Stored entries
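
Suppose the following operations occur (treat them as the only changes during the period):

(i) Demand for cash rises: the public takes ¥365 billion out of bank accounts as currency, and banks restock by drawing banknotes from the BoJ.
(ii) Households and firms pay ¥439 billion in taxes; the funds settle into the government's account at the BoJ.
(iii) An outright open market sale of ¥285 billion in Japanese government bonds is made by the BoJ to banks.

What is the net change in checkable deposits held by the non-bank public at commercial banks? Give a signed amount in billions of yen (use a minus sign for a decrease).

BoJ balance sheet:
  Assets:      Securities −¥285B
  Liabilities: Bank reserves −¥1089B, Currency in circulation +¥365B, Government deposits +¥439B
Commercial banking system:
  Assets:      Reserves at CB −¥1089B, Securities +¥285B
  Liabilities: Checkable deposits −¥804B
So the change in checkable deposits held by the non-bank public at commercial banks is -¥804 billion.

-¥804 billion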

— What the exercise asks —
Word for word, restate the lines above from the line containing "(i) Demand for" through the line containing "(iii) An outright", with both included and nothing else.

— Exercise solution —
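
(i) Demand for cash rises: the public takes ¥365 billion out of bank accounts as currency, and banks restock by drawing banknotes from the BoJ.
(ii) Households and firms pay ¥439 billion in taxes; the funds settle into the government's account at the BoJ.
(iii) An outright open market sale of ¥285 billion in Japanese government bonds is made by the BoJ to banks.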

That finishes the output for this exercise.